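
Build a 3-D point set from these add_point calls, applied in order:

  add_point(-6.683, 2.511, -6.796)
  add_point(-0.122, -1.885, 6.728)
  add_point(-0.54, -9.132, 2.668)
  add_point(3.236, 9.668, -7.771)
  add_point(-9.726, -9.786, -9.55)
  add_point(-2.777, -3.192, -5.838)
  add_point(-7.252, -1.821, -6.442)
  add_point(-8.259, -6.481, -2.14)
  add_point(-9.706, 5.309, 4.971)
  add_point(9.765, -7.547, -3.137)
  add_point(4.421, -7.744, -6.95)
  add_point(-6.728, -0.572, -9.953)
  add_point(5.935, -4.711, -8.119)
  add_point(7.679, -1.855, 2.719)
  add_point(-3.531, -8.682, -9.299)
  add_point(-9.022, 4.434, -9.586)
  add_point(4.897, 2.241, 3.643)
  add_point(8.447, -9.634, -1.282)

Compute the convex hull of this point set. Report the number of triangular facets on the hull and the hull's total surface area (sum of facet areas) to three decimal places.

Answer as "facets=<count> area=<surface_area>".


15 of the 18 inputs are extreme points: [1, 2, 3, 4, 7, 8, 9, 10, 11, 12, 13, 14, 15, 16, 17].

Per-facet area ½‖(b−a)×(c−a)‖:
  f1: (p12, p3, p9) → 43.9913
  f2: (p2, p8, p1) → 46.0089
  f3: (p16, p8, p3) → 101.5132
  f4: (p16, p8, p1) → 43.0688
  f5: (p15, p8, p4) → 103.7711
  f6: (p15, p8, p3) → 97.5392
  f7: (p10, p12, p9) → 11.5838
  f8: (p17, p2, p1) → 40.0954
  f9: (p17, p2, p4) → 73.2535
  f10: (p17, p10, p9) → 10.1378
  f11: (p7, p8, p4) → 35.4024
  f12: (p7, p2, p4) → 34.0644
  f13: (p7, p2, p8) → 65.4404
  f14: (p11, p12, p3) → 86.7054
  f15: (p11, p15, p3) → 37.1133
  f16: (p11, p15, p4) → 18.2732
  f17: (p14, p10, p12) → 13.6746
  f18: (p14, p11, p4) → 26.9698
  f19: (p14, p11, p12) → 45.1602
  f20: (p14, p17, p4) → 25.6188
  f21: (p14, p17, p10) → 20.7199
  f22: (p13, p16, p1) → 18.1139
  f23: (p13, p17, p1) → 36.9353
  f24: (p13, p17, p9) → 12.9836
  f25: (p13, p3, p9) → 67.9572
  f26: (p13, p16, p3) → 32.3059
Σ area = 1148.401

Euler characteristic 15−39+26 = 2 ✓

facets=26 area=1148.401


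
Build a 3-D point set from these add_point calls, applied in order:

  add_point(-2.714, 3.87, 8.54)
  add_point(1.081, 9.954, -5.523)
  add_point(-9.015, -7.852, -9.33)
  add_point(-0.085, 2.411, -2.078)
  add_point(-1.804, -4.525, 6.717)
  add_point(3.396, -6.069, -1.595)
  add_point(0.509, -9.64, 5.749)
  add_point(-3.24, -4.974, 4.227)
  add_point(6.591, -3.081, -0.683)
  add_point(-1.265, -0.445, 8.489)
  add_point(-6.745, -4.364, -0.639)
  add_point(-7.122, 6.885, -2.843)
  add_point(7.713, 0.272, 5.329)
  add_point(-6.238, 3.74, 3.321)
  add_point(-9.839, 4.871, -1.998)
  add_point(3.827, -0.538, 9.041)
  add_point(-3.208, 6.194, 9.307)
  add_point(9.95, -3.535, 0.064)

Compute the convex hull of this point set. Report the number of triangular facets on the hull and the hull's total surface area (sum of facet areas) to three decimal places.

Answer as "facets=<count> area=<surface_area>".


facets=24 area=983.792

Hull vertices (14/18): indices [1, 2, 4, 5, 6, 7, 9, 10, 11, 12, 14, 15, 16, 17].

Facet areas (half cross-product norm):
  f1: (p1, p2, p17) → 165.6520
  f2: (p10, p2, p14) → 46.9051
  f3: (p10, p6, p2) → 45.7946
  f4: (p10, p16, p14) → 63.6802
  f5: (p5, p2, p17) → 19.8363
  f6: (p5, p6, p17) → 30.2552
  f7: (p5, p6, p2) → 63.3825
  f8: (p15, p6, p17) → 54.7012
  f9: (p11, p16, p14) → 22.2760
  f10: (p11, p1, p16) → 58.5292
  f11: (p11, p2, p14) → 24.1516
  f12: (p11, p1, p2) → 71.0088
  f13: (p4, p10, p16) → 48.9872
  f14: (p12, p1, p17) → 54.8499
  f15: (p12, p15, p17) → 13.8017
  f16: (p12, p1, p16) → 94.8369
  f17: (p12, p15, p16) → 23.8709
  f18: (p7, p10, p6) → 14.4803
  f19: (p7, p4, p6) → 8.2573
  f20: (p7, p4, p10) → 2.3846
  f21: (p9, p15, p16) → 17.1178
  f22: (p9, p4, p16) → 7.3906
  f23: (p9, p15, p6) → 24.6381
  f24: (p9, p4, p6) → 7.0035
Σ area = 983.792

Euler: V−E+F = 14−36+24 = 2.


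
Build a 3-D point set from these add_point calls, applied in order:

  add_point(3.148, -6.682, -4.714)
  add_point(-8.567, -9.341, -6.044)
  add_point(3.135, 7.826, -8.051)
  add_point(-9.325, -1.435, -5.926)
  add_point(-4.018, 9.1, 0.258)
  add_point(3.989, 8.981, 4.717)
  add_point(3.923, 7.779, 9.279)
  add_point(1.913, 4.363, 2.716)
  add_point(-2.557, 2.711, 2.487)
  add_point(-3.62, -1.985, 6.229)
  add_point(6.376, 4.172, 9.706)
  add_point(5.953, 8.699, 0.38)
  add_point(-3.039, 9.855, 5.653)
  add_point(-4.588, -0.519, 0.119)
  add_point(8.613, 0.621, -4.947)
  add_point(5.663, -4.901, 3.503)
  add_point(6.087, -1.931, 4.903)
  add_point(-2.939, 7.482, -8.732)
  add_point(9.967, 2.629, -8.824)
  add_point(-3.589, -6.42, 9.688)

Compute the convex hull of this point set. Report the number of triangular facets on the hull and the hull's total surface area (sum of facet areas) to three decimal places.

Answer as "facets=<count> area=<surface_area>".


facets=26 area=1179.253

Extreme-point indices: [0, 1, 2, 3, 4, 5, 6, 10, 11, 12, 15, 16, 17, 18, 19] — 15 of 20 on the boundary.

Area of each hull facet:
  f1: (p19, p12, p3) → 127.4743
  f2: (p1, p19, p3) → 65.7052
  f3: (p1, p17, p3) → 30.8991
  f4: (p1, p17, p18) → 123.6193
  f5: (p15, p19, p10) → 61.1973
  f6: (p4, p12, p3) → 28.5961
  f7: (p4, p17, p3) → 51.3088
  f8: (p6, p5, p12) → 16.7517
  f9: (p6, p19, p12) → 64.3577
  f10: (p6, p19, p10) → 31.1191
  f11: (p16, p10, p18) → 55.1785
  f12: (p16, p15, p18) → 24.7083
  f13: (p16, p15, p10) → 3.0976
  f14: (p0, p1, p18) → 54.9742
  f15: (p0, p15, p18) → 53.7565
  f16: (p0, p1, p19) → 91.4471
  f17: (p0, p15, p19) → 47.6944
  f18: (p2, p4, p17) → 28.1536
  f19: (p2, p17, p18) → 17.6667
  f20: (p2, p4, p12) → 23.5996
  f21: (p11, p5, p12) → 14.4298
  f22: (p11, p2, p12) → 45.7467
  f23: (p11, p2, p18) → 38.2734
  f24: (p11, p10, p18) → 53.8737
  f25: (p11, p6, p10) → 20.0757
  f26: (p11, p6, p5) → 5.5483
Σ area = 1179.253

Euler characteristic 15−39+26 = 2 ✓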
◆ ◆ ◆ ◆
**Assignment:** Could you print every record above exactly as it appears?

**Solution for this task:**
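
Build a 3-D point set from these add_point calls, applied in order:

  add_point(-6.683, 2.511, -6.796)
  add_point(-0.122, -1.885, 6.728)
  add_point(-0.54, -9.132, 2.668)
  add_point(3.236, 9.668, -7.771)
  add_point(-9.726, -9.786, -9.55)
  add_point(-2.777, -3.192, -5.838)
  add_point(-7.252, -1.821, -6.442)
  add_point(-8.259, -6.481, -2.14)
  add_point(-9.706, 5.309, 4.971)
  add_point(9.765, -7.547, -3.137)
  add_point(4.421, -7.744, -6.95)
  add_point(-6.728, -0.572, -9.953)
  add_point(5.935, -4.711, -8.119)
  add_point(7.679, -1.855, 2.719)
  add_point(-3.531, -8.682, -9.299)
  add_point(-9.022, 4.434, -9.586)
  add_point(4.897, 2.241, 3.643)
  add_point(8.447, -9.634, -1.282)

Compute the convex hull of this point set. Report the number of triangular facets on the hull and the hull's total surface area (sum of facet areas) to three decimal places.

Answer as "facets=<count> area=<surface_area>".


15 of the 18 inputs are extreme points: [1, 2, 3, 4, 7, 8, 9, 10, 11, 12, 13, 14, 15, 16, 17].

Per-facet area ½‖(b−a)×(c−a)‖:
  f1: (p12, p3, p9) → 43.9913
  f2: (p2, p8, p1) → 46.0089
  f3: (p16, p8, p3) → 101.5132
  f4: (p16, p8, p1) → 43.0688
  f5: (p15, p8, p4) → 103.7711
  f6: (p15, p8, p3) → 97.5392
  f7: (p10, p12, p9) → 11.5838
  f8: (p17, p2, p1) → 40.0954
  f9: (p17, p2, p4) → 73.2535
  f10: (p17, p10, p9) → 10.1378
  f11: (p7, p8, p4) → 35.4024
  f12: (p7, p2, p4) → 34.0644
  f13: (p7, p2, p8) → 65.4404
  f14: (p11, p12, p3) → 86.7054
  f15: (p11, p15, p3) → 37.1133
  f16: (p11, p15, p4) → 18.2732
  f17: (p14, p10, p12) → 13.6746
  f18: (p14, p11, p4) → 26.9698
  f19: (p14, p11, p12) → 45.1602
  f20: (p14, p17, p4) → 25.6188
  f21: (p14, p17, p10) → 20.7199
  f22: (p13, p16, p1) → 18.1139
  f23: (p13, p17, p1) → 36.9353
  f24: (p13, p17, p9) → 12.9836
  f25: (p13, p3, p9) → 67.9572
  f26: (p13, p16, p3) → 32.3059
Σ area = 1148.401

Euler characteristic 15−39+26 = 2 ✓

facets=26 area=1148.401


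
Build a 3-D point set from these add_point calls, applied in order:

  add_point(-2.714, 3.87, 8.54)
  add_point(1.081, 9.954, -5.523)
  add_point(-9.015, -7.852, -9.33)
  add_point(-0.085, 2.411, -2.078)
  add_point(-1.804, -4.525, 6.717)
  add_point(3.396, -6.069, -1.595)
  add_point(0.509, -9.64, 5.749)
  add_point(-3.24, -4.974, 4.227)
  add_point(6.591, -3.081, -0.683)
  add_point(-1.265, -0.445, 8.489)
  add_point(-6.745, -4.364, -0.639)
  add_point(-7.122, 6.885, -2.843)
  add_point(7.713, 0.272, 5.329)
  add_point(-6.238, 3.74, 3.321)
  add_point(-9.839, 4.871, -1.998)
  add_point(3.827, -0.538, 9.041)
  add_point(-3.208, 6.194, 9.307)
  add_point(9.95, -3.535, 0.064)

Compute the convex hull of this point set. Report the number of triangular facets on the hull and the hull's total surface area (sum of facet areas) to three decimal places.

Answer as "facets=<count> area=<surface_area>".


facets=24 area=983.792

Hull vertices (14/18): indices [1, 2, 4, 5, 6, 7, 9, 10, 11, 12, 14, 15, 16, 17].

Facet areas (half cross-product norm):
  f1: (p1, p2, p17) → 165.6520
  f2: (p10, p2, p14) → 46.9051
  f3: (p10, p6, p2) → 45.7946
  f4: (p10, p16, p14) → 63.6802
  f5: (p5, p2, p17) → 19.8363
  f6: (p5, p6, p17) → 30.2552
  f7: (p5, p6, p2) → 63.3825
  f8: (p15, p6, p17) → 54.7012
  f9: (p11, p16, p14) → 22.2760
  f10: (p11, p1, p16) → 58.5292
  f11: (p11, p2, p14) → 24.1516
  f12: (p11, p1, p2) → 71.0088
  f13: (p4, p10, p16) → 48.9872
  f14: (p12, p1, p17) → 54.8499
  f15: (p12, p15, p17) → 13.8017
  f16: (p12, p1, p16) → 94.8369
  f17: (p12, p15, p16) → 23.8709
  f18: (p7, p10, p6) → 14.4803
  f19: (p7, p4, p6) → 8.2573
  f20: (p7, p4, p10) → 2.3846
  f21: (p9, p15, p16) → 17.1178
  f22: (p9, p4, p16) → 7.3906
  f23: (p9, p15, p6) → 24.6381
  f24: (p9, p4, p6) → 7.0035
Σ area = 983.792

Euler: V−E+F = 14−36+24 = 2.


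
Build a 3-D point set from these add_point calls, applied in order:

  add_point(3.148, -6.682, -4.714)
  add_point(-8.567, -9.341, -6.044)
  add_point(3.135, 7.826, -8.051)
  add_point(-9.325, -1.435, -5.926)
  add_point(-4.018, 9.1, 0.258)
  add_point(3.989, 8.981, 4.717)
  add_point(3.923, 7.779, 9.279)
  add_point(1.913, 4.363, 2.716)
  add_point(-2.557, 2.711, 2.487)
  add_point(-3.62, -1.985, 6.229)
  add_point(6.376, 4.172, 9.706)
  add_point(5.953, 8.699, 0.38)
  add_point(-3.039, 9.855, 5.653)
  add_point(-4.588, -0.519, 0.119)
  add_point(8.613, 0.621, -4.947)
  add_point(5.663, -4.901, 3.503)
  add_point(6.087, -1.931, 4.903)
  add_point(-2.939, 7.482, -8.732)
  add_point(9.967, 2.629, -8.824)
  add_point(-3.589, -6.42, 9.688)

Compute the convex hull of this point set. Report the number of triangular facets on the hull and the hull's total surface area (sum of facet areas) to three decimal places.

Answer as "facets=<count> area=<surface_area>".


facets=26 area=1179.253

Extreme-point indices: [0, 1, 2, 3, 4, 5, 6, 10, 11, 12, 15, 16, 17, 18, 19] — 15 of 20 on the boundary.

Area of each hull facet:
  f1: (p19, p12, p3) → 127.4743
  f2: (p1, p19, p3) → 65.7052
  f3: (p1, p17, p3) → 30.8991
  f4: (p1, p17, p18) → 123.6193
  f5: (p15, p19, p10) → 61.1973
  f6: (p4, p12, p3) → 28.5961
  f7: (p4, p17, p3) → 51.3088
  f8: (p6, p5, p12) → 16.7517
  f9: (p6, p19, p12) → 64.3577
  f10: (p6, p19, p10) → 31.1191
  f11: (p16, p10, p18) → 55.1785
  f12: (p16, p15, p18) → 24.7083
  f13: (p16, p15, p10) → 3.0976
  f14: (p0, p1, p18) → 54.9742
  f15: (p0, p15, p18) → 53.7565
  f16: (p0, p1, p19) → 91.4471
  f17: (p0, p15, p19) → 47.6944
  f18: (p2, p4, p17) → 28.1536
  f19: (p2, p17, p18) → 17.6667
  f20: (p2, p4, p12) → 23.5996
  f21: (p11, p5, p12) → 14.4298
  f22: (p11, p2, p12) → 45.7467
  f23: (p11, p2, p18) → 38.2734
  f24: (p11, p10, p18) → 53.8737
  f25: (p11, p6, p10) → 20.0757
  f26: (p11, p6, p5) → 5.5483
Σ area = 1179.253

Euler characteristic 15−39+26 = 2 ✓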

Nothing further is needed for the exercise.